## Work to be completed
Count all lines holding "quoted" in the data below and say the number, nothing more.

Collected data
--- START ---

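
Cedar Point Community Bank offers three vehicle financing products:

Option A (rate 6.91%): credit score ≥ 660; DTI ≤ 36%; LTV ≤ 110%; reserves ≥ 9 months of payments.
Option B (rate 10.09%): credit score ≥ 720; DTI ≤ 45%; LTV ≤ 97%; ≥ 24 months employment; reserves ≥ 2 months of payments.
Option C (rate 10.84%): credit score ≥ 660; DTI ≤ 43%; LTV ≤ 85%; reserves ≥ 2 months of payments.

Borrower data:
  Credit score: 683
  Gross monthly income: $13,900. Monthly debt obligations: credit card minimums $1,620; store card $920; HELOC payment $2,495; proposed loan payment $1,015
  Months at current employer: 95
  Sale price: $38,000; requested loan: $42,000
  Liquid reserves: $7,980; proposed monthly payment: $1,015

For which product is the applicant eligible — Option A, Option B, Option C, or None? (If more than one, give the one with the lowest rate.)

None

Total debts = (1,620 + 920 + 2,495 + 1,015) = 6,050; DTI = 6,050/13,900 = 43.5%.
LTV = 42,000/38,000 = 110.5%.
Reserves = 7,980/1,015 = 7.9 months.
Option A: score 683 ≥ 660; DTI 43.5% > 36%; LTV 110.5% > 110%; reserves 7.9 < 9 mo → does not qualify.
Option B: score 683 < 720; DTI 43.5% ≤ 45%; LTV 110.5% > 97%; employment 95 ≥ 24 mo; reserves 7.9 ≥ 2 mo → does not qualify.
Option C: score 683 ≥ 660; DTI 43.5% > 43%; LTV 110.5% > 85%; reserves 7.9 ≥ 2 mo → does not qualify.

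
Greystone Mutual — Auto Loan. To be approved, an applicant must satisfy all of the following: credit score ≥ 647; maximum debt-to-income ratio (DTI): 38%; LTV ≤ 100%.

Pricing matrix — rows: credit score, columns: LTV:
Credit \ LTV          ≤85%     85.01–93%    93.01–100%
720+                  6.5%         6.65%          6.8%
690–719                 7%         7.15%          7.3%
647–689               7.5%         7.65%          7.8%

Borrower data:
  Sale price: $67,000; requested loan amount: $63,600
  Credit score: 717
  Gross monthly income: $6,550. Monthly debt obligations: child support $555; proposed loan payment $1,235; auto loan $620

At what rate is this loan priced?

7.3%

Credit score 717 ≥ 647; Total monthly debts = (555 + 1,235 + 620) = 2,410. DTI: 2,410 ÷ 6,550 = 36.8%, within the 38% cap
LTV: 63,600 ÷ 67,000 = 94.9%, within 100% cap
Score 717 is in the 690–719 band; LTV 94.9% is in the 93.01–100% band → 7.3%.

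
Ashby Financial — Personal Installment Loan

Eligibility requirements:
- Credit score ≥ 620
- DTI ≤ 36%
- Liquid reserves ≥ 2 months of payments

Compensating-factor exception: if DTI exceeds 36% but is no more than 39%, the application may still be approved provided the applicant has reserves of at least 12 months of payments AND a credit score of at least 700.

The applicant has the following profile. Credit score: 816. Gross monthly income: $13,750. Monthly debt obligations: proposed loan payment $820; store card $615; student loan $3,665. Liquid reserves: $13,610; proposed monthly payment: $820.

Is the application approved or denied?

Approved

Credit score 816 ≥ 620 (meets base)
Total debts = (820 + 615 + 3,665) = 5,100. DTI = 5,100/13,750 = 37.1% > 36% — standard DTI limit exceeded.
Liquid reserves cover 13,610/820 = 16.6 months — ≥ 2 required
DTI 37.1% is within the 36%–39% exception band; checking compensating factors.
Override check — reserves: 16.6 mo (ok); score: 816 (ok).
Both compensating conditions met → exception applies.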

--- END ---
--- START ---

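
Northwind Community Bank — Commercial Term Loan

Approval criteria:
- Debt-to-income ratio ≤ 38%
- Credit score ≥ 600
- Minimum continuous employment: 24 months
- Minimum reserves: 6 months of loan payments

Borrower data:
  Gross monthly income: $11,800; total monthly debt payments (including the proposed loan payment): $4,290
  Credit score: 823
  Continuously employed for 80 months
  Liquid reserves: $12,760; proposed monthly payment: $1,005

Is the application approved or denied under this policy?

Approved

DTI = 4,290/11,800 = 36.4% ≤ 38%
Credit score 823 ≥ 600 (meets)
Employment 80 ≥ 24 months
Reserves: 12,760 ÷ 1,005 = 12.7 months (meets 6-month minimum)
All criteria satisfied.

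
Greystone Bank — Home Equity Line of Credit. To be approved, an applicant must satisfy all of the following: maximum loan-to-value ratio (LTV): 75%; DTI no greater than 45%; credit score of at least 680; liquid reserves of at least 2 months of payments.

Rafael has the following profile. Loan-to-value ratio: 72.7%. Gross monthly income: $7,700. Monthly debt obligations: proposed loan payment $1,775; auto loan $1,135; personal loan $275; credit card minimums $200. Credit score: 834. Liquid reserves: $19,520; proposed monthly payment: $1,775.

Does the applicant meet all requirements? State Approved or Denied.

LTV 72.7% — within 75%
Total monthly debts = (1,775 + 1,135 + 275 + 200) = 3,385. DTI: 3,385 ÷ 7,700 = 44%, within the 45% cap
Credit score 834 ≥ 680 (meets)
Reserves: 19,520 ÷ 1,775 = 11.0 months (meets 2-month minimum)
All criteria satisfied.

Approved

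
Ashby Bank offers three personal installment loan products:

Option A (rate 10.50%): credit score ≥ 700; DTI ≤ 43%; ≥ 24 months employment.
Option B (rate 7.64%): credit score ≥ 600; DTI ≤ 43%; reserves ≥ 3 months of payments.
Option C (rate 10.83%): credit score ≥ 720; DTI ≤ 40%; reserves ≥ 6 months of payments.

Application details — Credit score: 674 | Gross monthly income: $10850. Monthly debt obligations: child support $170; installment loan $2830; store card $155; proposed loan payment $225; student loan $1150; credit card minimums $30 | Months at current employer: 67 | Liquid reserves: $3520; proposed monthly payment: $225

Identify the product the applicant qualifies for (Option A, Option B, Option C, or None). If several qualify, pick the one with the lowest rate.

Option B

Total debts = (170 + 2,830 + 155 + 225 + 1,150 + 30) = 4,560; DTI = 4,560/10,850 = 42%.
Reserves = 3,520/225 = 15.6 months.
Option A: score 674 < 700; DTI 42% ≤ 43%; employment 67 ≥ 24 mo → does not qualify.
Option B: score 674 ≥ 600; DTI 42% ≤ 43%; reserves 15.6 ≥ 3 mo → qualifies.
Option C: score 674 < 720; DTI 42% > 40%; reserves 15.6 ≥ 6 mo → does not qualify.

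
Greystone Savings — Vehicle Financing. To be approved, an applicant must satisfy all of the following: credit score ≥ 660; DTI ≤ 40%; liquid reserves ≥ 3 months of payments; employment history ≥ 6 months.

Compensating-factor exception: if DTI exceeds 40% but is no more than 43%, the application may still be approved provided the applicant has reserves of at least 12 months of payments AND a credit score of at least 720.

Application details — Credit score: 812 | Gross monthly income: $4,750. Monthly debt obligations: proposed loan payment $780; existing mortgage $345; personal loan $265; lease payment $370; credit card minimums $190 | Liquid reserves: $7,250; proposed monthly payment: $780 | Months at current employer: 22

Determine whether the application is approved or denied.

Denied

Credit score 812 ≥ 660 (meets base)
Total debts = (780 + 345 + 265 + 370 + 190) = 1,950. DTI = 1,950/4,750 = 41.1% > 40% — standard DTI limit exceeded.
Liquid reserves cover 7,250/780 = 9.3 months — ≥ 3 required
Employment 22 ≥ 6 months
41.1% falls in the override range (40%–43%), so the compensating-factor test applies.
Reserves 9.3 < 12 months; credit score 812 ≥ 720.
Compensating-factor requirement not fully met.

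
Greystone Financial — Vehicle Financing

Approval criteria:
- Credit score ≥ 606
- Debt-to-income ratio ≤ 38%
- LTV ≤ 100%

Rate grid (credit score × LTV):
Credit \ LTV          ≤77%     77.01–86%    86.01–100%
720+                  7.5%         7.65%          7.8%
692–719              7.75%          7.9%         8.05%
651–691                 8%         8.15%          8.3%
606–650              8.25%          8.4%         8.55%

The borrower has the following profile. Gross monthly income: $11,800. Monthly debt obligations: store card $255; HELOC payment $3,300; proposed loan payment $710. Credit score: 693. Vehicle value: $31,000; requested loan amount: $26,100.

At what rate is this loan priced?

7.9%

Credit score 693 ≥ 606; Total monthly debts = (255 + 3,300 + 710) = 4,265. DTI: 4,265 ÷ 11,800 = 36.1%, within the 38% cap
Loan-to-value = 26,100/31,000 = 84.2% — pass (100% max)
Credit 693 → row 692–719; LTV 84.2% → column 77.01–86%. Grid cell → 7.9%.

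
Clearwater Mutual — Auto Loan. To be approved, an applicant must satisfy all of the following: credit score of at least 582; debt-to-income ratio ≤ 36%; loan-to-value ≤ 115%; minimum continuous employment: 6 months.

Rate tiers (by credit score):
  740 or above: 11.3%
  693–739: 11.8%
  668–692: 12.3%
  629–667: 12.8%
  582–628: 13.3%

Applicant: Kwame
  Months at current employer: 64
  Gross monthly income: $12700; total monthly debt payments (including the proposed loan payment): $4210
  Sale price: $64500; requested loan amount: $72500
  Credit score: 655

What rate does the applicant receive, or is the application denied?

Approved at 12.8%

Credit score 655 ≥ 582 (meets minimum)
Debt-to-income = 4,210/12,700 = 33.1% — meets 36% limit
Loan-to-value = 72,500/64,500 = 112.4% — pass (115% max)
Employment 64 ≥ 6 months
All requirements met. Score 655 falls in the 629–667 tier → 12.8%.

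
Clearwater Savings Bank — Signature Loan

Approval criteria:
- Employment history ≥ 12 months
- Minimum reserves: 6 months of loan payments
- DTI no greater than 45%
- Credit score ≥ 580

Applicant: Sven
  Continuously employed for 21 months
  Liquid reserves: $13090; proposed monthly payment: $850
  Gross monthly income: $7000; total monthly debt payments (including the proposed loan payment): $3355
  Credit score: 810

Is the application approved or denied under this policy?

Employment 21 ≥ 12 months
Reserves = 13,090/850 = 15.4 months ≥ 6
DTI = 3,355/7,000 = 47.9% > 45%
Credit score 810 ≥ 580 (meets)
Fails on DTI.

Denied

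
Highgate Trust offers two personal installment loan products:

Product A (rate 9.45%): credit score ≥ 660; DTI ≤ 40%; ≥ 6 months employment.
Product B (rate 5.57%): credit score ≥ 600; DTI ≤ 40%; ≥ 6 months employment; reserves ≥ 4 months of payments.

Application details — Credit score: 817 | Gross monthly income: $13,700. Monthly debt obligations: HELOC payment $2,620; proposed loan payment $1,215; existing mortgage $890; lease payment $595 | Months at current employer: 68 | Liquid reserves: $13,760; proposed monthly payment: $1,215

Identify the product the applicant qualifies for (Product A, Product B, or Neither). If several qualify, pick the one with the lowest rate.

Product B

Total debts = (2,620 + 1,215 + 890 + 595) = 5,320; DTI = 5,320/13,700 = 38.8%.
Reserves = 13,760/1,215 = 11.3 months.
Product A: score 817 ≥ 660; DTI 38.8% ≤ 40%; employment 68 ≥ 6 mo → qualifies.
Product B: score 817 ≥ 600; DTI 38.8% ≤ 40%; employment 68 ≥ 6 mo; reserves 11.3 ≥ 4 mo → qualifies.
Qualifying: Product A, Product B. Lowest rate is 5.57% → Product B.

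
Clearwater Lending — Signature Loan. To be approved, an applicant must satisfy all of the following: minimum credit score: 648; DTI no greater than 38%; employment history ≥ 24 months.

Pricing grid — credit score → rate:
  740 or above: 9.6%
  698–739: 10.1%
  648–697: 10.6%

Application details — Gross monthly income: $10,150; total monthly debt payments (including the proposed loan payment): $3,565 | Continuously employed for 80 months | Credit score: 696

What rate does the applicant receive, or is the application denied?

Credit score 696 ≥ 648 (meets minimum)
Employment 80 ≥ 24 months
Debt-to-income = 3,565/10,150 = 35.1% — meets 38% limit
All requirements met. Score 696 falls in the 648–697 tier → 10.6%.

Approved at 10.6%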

--- END ---
--- START ---

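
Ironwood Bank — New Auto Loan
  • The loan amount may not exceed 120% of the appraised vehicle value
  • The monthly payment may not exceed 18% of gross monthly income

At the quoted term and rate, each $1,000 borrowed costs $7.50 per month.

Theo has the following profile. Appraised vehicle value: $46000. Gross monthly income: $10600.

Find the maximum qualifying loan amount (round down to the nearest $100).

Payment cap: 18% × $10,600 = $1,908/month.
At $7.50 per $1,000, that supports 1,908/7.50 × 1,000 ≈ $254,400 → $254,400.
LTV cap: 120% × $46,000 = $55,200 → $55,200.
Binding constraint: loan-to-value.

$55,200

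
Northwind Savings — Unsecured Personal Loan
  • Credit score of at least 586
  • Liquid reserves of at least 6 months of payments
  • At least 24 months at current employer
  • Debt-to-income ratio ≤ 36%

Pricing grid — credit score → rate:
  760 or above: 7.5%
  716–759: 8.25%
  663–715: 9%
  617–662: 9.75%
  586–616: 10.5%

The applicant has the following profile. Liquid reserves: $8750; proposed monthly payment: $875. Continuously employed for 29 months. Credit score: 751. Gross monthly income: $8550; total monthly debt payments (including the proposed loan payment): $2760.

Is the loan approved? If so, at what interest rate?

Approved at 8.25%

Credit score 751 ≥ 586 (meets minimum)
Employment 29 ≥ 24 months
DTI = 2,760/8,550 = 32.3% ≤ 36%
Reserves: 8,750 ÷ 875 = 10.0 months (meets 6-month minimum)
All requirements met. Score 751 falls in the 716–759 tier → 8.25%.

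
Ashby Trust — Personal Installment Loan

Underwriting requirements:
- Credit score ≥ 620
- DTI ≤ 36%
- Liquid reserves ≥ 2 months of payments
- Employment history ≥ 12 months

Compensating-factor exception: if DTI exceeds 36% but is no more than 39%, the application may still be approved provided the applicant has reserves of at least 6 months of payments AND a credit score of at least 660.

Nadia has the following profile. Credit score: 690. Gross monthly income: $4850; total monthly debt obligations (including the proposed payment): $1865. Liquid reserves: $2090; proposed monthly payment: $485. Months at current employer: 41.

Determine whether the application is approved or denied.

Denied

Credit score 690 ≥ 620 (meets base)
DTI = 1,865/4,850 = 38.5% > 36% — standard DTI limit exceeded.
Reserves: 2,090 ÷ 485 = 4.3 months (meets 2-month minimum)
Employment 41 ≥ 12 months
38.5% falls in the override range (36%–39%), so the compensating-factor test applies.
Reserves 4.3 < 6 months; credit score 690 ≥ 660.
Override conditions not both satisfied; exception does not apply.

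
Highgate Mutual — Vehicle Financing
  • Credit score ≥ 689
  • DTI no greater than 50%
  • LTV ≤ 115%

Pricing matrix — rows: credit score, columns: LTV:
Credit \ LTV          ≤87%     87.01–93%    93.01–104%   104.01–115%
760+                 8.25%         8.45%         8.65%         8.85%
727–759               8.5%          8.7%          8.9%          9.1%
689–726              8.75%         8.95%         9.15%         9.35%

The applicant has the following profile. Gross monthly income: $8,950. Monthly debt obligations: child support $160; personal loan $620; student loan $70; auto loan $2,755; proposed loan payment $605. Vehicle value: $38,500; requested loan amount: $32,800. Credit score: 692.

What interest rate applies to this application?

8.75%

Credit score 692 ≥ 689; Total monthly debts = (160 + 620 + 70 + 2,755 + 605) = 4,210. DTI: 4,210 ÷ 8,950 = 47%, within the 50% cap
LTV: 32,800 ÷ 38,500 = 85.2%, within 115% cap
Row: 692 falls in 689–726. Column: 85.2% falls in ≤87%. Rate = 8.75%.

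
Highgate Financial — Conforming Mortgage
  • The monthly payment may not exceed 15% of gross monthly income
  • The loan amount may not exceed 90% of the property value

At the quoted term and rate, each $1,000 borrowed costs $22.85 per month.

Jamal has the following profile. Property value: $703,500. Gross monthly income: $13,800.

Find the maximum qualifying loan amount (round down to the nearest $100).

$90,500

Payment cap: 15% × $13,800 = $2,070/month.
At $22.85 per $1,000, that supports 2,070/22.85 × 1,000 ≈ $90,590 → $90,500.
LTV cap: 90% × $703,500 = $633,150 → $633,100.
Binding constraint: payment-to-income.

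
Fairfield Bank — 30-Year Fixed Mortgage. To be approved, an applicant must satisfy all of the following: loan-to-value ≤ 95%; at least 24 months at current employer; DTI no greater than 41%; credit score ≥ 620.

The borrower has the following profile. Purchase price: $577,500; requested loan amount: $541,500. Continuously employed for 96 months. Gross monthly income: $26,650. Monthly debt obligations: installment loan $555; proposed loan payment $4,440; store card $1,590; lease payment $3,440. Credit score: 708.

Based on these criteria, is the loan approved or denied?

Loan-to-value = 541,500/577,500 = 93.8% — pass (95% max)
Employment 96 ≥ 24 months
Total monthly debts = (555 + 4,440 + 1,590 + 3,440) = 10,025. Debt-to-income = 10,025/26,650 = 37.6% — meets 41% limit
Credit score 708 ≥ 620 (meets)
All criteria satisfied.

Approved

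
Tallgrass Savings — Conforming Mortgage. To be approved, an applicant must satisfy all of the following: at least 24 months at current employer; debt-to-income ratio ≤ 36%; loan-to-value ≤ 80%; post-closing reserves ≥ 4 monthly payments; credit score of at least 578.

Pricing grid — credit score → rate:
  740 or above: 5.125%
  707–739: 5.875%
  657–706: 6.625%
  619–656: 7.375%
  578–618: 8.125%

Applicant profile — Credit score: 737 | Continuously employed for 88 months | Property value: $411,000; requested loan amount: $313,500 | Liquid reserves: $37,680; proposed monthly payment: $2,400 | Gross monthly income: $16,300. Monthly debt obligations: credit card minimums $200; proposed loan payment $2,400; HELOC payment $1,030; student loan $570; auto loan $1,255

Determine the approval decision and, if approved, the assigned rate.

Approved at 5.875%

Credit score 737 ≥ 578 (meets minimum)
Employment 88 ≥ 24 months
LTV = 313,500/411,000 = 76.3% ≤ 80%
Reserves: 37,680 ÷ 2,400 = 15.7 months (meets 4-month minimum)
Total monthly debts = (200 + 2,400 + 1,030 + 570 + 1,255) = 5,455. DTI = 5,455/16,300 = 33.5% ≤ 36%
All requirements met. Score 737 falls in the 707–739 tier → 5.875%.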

--- END ---

## Written answer
2